[Extracted information]

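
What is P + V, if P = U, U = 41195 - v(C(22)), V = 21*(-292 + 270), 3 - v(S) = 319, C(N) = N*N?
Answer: 41049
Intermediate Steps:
C(N) = N**2
v(S) = -316 (v(S) = 3 - 1*319 = 3 - 319 = -316)
V = -462 (V = 21*(-22) = -462)
U = 41511 (U = 41195 - 1*(-316) = 41195 + 316 = 41511)
P = 41511
P + V = 41511 - 462 = 41049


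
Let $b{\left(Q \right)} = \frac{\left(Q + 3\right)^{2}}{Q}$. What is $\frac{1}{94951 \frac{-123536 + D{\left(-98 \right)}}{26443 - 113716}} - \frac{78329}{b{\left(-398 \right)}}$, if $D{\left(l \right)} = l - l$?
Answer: $\frac{365677928779299137}{1830152457484400} \approx 199.81$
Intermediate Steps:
$D{\left(l \right)} = 0$
$b{\left(Q \right)} = \frac{\left(3 + Q\right)^{2}}{Q}$
$\frac{1}{94951 \frac{-123536 + D{\left(-98 \right)}}{26443 - 113716}} - \frac{78329}{b{\left(-398 \right)}} = \frac{1}{94951 \frac{-123536 + 0}{26443 - 113716}} - \frac{78329}{\frac{1}{-398} \left(3 - 398\right)^{2}} = \frac{1}{94951 \left(- \frac{123536}{-87273}\right)} - \frac{78329}{\left(- \frac{1}{398}\right) \left(-395\right)^{2}} = \frac{1}{94951 \left(\left(-123536\right) \left(- \frac{1}{87273}\right)\right)} - \frac{78329}{\left(- \frac{1}{398}\right) 156025} = \frac{1}{94951 \cdot \frac{123536}{87273}} - \frac{78329}{- \frac{156025}{398}} = \frac{1}{94951} \cdot \frac{87273}{123536} - - \frac{31174942}{156025} = \frac{87273}{11729866736} + \frac{31174942}{156025} = \frac{365677928779299137}{1830152457484400}$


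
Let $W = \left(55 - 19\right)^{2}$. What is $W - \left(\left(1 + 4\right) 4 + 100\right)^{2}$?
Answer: $-13104$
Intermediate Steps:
$W = 1296$ ($W = 36^{2} = 1296$)
$W - \left(\left(1 + 4\right) 4 + 100\right)^{2} = 1296 - \left(\left(1 + 4\right) 4 + 100\right)^{2} = 1296 - \left(5 \cdot 4 + 100\right)^{2} = 1296 - \left(20 + 100\right)^{2} = 1296 - 120^{2} = 1296 - 14400 = -13104$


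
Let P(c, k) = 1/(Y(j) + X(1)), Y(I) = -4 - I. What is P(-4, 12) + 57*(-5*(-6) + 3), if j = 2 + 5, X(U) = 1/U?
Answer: 18809/10 ≈ 1880.9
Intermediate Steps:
j = 7
P(c, k) = -⅒ (P(c, k) = 1/((-4 - 1*7) + 1/1) = 1/((-4 - 7) + 1) = 1/(-11 + 1) = 1/(-10) = -⅒)
P(-4, 12) + 57*(-5*(-6) + 3) = -⅒ + 57*(-5*(-6) + 3) = -⅒ + 57*(30 + 3) = -⅒ + 57*33 = -⅒ + 1881 = 18809/10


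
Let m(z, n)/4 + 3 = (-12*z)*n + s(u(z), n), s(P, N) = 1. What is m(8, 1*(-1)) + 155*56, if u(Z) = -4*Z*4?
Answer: 9056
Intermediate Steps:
u(Z) = -16*Z
m(z, n) = -8 - 48*n*z (m(z, n) = -12 + 4*((-12*z)*n + 1) = -12 + 4*(-12*n*z + 1) = -12 + 4*(1 - 12*n*z) = -12 + (4 - 48*n*z) = -8 - 48*n*z)
m(8, 1*(-1)) + 155*56 = (-8 - 48*1*(-1)*8) + 155*56 = (-8 - 48*(-1)*8) + 8680 = (-8 + 384) + 8680 = 376 + 8680 = 9056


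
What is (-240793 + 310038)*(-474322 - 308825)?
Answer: -54229014015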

[/Extracted information]

What the task requires -
Copy out each line of the data above, exactly, if it lies between the line holding "Let $W = \left(55" and the line holding "Answer: 18809/10 ≈ 1880.9", inclusive; copy no other line.

Solution below -
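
Let $W = \left(55 - 19\right)^{2}$. What is $W - \left(\left(1 + 4\right) 4 + 100\right)^{2}$?
Answer: $-13104$
Intermediate Steps:
$W = 1296$ ($W = 36^{2} = 1296$)
$W - \left(\left(1 + 4\right) 4 + 100\right)^{2} = 1296 - \left(\left(1 + 4\right) 4 + 100\right)^{2} = 1296 - \left(5 \cdot 4 + 100\right)^{2} = 1296 - \left(20 + 100\right)^{2} = 1296 - 120^{2} = 1296 - 14400 = -13104$


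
Let P(c, k) = 1/(Y(j) + X(1)), Y(I) = -4 - I. What is P(-4, 12) + 57*(-5*(-6) + 3), if j = 2 + 5, X(U) = 1/U?
Answer: 18809/10 ≈ 1880.9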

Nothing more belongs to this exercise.